> [What to work on]
The expected output is exactly the lines below, starting at the line with "Suffixes attach to" and ending at the line with "Note: 'kh', 'ng'", both included; no other line belongs in it.

Dataset entries
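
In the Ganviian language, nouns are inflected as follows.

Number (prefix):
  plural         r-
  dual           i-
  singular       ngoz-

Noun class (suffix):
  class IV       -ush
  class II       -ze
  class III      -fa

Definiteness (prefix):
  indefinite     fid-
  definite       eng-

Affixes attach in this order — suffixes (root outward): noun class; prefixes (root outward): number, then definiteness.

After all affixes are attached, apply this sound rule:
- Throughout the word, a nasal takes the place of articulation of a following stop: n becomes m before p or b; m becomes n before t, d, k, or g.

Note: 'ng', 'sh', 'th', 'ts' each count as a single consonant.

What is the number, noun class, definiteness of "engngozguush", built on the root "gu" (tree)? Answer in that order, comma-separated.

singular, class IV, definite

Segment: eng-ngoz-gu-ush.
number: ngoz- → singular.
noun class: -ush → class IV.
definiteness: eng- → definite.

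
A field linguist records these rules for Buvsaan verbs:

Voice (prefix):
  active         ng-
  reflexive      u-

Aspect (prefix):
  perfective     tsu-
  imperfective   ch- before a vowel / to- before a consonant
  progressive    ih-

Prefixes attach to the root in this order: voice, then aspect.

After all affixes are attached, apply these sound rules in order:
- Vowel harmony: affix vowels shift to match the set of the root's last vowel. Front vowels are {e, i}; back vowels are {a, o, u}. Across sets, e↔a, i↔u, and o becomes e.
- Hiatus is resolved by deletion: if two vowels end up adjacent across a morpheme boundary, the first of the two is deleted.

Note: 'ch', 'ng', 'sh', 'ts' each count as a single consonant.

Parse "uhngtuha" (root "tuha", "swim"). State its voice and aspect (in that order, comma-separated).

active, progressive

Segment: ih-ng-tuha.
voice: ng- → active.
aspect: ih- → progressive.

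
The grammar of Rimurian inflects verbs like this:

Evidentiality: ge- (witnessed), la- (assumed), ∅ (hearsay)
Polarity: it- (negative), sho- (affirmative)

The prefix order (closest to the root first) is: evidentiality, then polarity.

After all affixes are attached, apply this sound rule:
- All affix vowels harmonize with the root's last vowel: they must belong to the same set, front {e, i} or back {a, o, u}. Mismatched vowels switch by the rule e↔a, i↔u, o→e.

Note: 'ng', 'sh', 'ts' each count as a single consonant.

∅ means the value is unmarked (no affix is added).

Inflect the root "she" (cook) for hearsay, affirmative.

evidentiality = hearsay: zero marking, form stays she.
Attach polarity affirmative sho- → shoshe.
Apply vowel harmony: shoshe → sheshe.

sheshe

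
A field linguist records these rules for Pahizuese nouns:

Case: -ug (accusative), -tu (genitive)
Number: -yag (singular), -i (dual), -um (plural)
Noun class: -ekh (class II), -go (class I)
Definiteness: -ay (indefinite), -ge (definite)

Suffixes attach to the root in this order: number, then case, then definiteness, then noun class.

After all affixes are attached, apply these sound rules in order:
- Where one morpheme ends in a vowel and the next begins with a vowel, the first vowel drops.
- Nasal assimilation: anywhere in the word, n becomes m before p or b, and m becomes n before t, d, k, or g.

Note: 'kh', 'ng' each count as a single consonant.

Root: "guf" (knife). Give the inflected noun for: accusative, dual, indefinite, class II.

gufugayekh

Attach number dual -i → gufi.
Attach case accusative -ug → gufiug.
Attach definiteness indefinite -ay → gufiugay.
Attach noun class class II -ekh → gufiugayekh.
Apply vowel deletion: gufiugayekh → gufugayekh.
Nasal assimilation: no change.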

==

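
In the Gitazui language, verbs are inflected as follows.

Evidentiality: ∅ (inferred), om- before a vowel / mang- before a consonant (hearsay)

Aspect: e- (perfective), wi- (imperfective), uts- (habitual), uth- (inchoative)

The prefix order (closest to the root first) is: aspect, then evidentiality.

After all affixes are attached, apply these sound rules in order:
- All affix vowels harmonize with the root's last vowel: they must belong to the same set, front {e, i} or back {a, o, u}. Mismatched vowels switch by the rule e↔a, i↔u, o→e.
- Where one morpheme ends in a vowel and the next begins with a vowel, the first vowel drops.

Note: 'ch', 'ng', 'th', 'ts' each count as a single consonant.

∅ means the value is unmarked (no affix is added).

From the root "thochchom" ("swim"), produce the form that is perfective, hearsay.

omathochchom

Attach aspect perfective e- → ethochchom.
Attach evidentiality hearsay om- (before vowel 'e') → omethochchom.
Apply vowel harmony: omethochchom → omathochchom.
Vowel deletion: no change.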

> [Solved exercise]
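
Suffixes attach to the root in this order: number, then case, then definiteness, then noun class.

After all affixes are attached, apply these sound rules in order:
- Where one morpheme ends in a vowel and the next begins with a vowel, the first vowel drops.
- Nasal assimilation: anywhere in the word, n becomes m before p or b, and m becomes n before t, d, k, or g.

Note: 'kh', 'ng' each count as a single consonant.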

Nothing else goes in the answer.